Available data:
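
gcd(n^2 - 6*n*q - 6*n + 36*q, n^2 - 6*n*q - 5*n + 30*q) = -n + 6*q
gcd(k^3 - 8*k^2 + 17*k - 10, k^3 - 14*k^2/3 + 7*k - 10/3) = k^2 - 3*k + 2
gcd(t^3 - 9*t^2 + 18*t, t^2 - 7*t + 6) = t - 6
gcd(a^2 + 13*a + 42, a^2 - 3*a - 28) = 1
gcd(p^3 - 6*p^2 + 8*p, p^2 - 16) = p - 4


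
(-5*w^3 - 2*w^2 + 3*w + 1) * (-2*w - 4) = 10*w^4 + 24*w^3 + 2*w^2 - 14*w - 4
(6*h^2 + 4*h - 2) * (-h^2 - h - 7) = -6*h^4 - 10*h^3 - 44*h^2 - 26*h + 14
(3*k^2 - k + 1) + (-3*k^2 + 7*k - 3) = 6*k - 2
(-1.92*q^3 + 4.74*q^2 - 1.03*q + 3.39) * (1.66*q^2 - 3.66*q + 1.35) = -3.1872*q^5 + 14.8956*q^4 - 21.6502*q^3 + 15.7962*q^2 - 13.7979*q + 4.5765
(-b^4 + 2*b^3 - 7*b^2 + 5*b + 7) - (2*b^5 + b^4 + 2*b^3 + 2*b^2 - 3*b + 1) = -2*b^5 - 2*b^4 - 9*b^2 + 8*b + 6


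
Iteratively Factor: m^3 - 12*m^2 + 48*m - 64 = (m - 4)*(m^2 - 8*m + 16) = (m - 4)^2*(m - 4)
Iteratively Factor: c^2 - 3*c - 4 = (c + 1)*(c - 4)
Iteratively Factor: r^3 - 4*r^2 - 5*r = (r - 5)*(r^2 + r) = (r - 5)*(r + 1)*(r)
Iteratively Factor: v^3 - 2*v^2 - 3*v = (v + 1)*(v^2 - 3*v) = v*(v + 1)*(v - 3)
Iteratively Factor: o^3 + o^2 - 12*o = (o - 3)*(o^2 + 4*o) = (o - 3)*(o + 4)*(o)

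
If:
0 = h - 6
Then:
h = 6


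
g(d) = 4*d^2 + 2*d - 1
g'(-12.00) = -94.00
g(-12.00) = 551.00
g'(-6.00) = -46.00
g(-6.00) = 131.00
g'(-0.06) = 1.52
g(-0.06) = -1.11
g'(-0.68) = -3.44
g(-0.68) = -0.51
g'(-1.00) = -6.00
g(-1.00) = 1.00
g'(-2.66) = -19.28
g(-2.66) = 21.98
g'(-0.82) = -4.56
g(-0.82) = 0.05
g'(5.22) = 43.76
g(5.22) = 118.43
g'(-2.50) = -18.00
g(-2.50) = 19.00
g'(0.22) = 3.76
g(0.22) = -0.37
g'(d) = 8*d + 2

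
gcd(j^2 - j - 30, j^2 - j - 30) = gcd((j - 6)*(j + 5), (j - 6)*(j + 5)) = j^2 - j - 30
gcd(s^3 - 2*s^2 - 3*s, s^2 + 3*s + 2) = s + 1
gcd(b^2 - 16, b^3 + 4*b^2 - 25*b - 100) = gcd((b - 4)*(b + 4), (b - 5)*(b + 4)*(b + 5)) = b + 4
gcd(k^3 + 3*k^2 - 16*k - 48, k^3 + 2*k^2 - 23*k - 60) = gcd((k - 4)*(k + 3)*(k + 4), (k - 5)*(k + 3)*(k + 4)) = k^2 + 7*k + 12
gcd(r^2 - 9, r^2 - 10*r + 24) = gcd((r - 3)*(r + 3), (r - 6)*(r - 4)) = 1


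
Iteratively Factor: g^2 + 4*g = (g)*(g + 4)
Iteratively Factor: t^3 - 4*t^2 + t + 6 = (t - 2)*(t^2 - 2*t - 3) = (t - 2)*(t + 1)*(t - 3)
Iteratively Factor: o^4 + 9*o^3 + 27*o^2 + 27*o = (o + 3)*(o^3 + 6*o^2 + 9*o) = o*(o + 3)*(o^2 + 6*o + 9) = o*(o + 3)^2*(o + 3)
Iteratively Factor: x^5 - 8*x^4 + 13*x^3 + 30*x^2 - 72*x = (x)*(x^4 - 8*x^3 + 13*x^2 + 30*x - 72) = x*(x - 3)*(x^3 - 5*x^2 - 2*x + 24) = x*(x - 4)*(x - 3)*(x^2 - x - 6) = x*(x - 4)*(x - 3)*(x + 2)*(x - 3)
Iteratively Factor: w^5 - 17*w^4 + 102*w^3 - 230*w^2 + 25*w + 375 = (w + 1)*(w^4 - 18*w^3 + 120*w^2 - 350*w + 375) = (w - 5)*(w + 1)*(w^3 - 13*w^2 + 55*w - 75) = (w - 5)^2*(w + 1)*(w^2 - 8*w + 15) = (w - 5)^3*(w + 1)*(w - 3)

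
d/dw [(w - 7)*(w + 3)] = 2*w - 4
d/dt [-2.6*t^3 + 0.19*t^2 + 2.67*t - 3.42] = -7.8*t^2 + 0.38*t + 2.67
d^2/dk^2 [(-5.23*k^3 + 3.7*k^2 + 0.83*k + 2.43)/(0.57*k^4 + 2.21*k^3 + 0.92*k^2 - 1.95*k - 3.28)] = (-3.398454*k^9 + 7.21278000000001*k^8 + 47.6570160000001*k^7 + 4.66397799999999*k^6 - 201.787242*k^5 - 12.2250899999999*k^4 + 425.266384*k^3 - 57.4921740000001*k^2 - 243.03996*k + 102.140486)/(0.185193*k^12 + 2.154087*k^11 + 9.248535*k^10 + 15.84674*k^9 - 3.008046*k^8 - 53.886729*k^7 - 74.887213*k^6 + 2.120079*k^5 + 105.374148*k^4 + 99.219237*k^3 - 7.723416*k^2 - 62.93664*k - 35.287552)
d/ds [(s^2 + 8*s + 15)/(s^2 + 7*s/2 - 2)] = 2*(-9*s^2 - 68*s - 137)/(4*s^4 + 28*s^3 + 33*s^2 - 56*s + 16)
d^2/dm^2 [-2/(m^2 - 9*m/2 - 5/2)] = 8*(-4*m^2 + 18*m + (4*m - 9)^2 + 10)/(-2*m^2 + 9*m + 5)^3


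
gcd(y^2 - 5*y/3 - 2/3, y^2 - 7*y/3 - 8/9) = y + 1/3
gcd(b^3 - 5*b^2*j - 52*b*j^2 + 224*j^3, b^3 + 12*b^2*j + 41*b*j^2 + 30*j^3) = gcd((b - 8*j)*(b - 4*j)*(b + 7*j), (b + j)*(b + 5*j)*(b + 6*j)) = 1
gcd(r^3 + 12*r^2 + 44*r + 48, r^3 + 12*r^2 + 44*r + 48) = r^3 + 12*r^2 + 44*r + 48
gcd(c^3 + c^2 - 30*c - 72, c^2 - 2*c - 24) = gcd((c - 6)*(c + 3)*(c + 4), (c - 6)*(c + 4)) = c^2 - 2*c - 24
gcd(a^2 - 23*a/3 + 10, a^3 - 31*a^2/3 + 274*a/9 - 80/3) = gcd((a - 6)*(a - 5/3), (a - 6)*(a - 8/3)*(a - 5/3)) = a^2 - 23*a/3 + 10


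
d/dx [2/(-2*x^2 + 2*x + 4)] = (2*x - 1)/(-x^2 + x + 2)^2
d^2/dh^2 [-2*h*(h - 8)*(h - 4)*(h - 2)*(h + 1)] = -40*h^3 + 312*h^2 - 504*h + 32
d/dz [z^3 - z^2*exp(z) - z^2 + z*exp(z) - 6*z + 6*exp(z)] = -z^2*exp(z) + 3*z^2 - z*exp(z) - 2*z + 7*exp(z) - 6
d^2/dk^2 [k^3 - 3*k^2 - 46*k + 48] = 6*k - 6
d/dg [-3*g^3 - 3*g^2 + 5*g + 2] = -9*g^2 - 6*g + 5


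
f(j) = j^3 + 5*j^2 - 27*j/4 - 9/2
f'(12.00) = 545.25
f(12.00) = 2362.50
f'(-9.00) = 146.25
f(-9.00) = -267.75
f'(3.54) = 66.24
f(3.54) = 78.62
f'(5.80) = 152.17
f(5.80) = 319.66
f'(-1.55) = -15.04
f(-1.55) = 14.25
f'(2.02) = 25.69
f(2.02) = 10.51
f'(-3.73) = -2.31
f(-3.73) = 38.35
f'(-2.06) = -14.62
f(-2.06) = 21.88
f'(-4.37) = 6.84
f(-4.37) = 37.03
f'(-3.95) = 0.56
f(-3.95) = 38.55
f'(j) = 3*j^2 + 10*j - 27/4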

Problem statement: The required answer is the exact run of lines above starting at the line with "gcd(a^2 - 23*a/3" and ending at the line with "d^2/dh^2 [-2*h*(h - 8)*(h", with both ends present.

Task result:
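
gcd(a^2 - 23*a/3 + 10, a^3 - 31*a^2/3 + 274*a/9 - 80/3) = gcd((a - 6)*(a - 5/3), (a - 6)*(a - 8/3)*(a - 5/3)) = a^2 - 23*a/3 + 10


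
d/dx [2/(-2*x^2 + 2*x + 4)] = (2*x - 1)/(-x^2 + x + 2)^2
d^2/dh^2 [-2*h*(h - 8)*(h - 4)*(h - 2)*(h + 1)] = -40*h^3 + 312*h^2 - 504*h + 32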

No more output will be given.